Excerpted data: Begin
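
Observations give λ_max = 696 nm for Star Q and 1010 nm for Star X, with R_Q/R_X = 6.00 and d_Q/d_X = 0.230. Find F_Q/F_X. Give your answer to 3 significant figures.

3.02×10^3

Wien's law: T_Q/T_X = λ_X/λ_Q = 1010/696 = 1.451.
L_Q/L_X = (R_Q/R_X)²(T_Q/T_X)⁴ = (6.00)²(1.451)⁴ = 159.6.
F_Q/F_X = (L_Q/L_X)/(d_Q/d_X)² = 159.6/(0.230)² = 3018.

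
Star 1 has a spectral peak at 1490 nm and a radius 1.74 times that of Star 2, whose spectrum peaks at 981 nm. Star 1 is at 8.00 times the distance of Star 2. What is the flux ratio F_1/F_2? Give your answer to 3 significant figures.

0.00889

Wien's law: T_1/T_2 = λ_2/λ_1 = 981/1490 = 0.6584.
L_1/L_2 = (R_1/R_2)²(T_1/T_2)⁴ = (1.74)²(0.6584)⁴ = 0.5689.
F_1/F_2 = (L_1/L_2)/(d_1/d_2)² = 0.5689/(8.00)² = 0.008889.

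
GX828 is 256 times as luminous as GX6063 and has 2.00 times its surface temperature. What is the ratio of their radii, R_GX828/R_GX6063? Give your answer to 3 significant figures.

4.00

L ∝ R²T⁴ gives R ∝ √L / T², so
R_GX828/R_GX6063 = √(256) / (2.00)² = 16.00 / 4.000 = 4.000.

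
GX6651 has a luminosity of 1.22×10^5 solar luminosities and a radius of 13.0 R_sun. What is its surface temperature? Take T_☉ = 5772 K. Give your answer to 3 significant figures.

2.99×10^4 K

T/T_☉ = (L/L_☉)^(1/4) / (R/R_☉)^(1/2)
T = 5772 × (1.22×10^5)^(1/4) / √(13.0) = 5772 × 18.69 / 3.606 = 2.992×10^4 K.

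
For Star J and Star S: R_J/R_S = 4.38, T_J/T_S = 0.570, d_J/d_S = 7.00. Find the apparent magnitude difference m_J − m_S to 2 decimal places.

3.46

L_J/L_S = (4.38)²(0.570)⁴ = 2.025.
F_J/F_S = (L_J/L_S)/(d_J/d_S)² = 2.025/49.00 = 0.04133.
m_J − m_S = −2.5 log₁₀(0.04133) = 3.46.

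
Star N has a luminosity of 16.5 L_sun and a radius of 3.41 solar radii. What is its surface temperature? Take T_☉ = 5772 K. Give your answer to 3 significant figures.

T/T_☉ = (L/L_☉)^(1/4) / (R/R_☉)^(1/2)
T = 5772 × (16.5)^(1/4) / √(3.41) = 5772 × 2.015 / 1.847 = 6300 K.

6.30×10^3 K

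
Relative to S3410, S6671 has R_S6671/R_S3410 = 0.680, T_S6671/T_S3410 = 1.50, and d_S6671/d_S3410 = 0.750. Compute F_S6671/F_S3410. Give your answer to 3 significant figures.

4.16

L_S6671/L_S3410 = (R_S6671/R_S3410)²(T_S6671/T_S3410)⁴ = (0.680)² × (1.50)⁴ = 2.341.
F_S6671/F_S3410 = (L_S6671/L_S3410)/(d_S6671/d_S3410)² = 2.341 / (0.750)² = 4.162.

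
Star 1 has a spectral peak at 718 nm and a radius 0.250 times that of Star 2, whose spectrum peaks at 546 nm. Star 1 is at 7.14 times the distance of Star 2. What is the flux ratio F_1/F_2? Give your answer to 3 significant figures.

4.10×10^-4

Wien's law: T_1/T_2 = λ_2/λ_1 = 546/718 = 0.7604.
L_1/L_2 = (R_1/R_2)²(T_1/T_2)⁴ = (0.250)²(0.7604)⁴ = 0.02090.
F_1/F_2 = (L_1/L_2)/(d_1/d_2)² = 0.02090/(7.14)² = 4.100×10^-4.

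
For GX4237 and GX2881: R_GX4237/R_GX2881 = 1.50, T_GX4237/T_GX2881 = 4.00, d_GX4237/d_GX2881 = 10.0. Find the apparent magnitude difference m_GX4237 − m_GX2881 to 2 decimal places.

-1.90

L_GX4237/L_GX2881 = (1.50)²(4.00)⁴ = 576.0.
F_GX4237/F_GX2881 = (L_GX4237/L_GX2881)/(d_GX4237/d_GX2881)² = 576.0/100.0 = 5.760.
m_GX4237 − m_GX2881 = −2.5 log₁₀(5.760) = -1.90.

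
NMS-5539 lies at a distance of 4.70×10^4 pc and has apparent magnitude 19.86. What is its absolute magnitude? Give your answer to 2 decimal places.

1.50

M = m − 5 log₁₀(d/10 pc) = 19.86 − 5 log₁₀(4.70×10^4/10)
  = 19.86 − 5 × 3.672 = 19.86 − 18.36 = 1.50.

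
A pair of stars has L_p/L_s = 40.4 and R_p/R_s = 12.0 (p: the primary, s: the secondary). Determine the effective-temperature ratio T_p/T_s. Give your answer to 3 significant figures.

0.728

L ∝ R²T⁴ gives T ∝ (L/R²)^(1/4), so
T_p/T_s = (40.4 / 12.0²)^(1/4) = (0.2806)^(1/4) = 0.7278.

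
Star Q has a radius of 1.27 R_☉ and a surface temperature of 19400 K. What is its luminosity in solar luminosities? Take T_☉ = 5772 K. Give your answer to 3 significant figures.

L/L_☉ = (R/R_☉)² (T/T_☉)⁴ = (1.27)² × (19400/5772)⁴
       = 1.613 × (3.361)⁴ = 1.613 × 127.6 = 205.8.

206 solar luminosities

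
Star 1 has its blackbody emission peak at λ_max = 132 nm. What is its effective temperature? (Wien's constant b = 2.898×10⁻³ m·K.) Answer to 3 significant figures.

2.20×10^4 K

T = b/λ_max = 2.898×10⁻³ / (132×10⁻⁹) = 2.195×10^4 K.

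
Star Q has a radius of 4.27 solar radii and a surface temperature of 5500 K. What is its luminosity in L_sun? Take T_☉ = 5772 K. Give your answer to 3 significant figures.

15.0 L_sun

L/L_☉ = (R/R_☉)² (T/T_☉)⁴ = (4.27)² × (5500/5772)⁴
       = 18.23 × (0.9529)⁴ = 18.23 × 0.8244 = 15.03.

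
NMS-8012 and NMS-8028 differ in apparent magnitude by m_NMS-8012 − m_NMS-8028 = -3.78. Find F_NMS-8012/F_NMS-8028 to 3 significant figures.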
Excerpted data: End
Task to carry out: Your answer should consist of the lines from the line with "NMS-5539 lies at" through the last line of the data, set down exactly, both included.

Reply:
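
NMS-5539 lies at a distance of 4.70×10^4 pc and has apparent magnitude 19.86. What is its absolute magnitude? Give your answer to 2 decimal places.

1.50

M = m − 5 log₁₀(d/10 pc) = 19.86 − 5 log₁₀(4.70×10^4/10)
  = 19.86 − 5 × 3.672 = 19.86 − 18.36 = 1.50.

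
A pair of stars has L_p/L_s = 40.4 and R_p/R_s = 12.0 (p: the primary, s: the secondary). Determine the effective-temperature ratio T_p/T_s. Give your answer to 3 significant figures.

0.728

L ∝ R²T⁴ gives T ∝ (L/R²)^(1/4), so
T_p/T_s = (40.4 / 12.0²)^(1/4) = (0.2806)^(1/4) = 0.7278.

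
Star Q has a radius of 1.27 R_☉ and a surface temperature of 19400 K. What is its luminosity in solar luminosities? Take T_☉ = 5772 K. Give your answer to 3 significant figures.

L/L_☉ = (R/R_☉)² (T/T_☉)⁴ = (1.27)² × (19400/5772)⁴
       = 1.613 × (3.361)⁴ = 1.613 × 127.6 = 205.8.

206 solar luminosities

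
Star 1 has its blackbody emission peak at λ_max = 132 nm. What is its effective temperature? (Wien's constant b = 2.898×10⁻³ m·K.) Answer to 3 significant figures.

2.20×10^4 K

T = b/λ_max = 2.898×10⁻³ / (132×10⁻⁹) = 2.195×10^4 K.

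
Star Q has a radius of 4.27 solar radii and a surface temperature of 5500 K. What is its luminosity in L_sun? Take T_☉ = 5772 K. Give your answer to 3 significant figures.

15.0 L_sun

L/L_☉ = (R/R_☉)² (T/T_☉)⁴ = (4.27)² × (5500/5772)⁴
       = 18.23 × (0.9529)⁴ = 18.23 × 0.8244 = 15.03.

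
NMS-8012 and NMS-8028 differ in apparent magnitude by m_NMS-8012 − m_NMS-8028 = -3.78. Find F_NMS-8012/F_NMS-8028 to 3 significant figures.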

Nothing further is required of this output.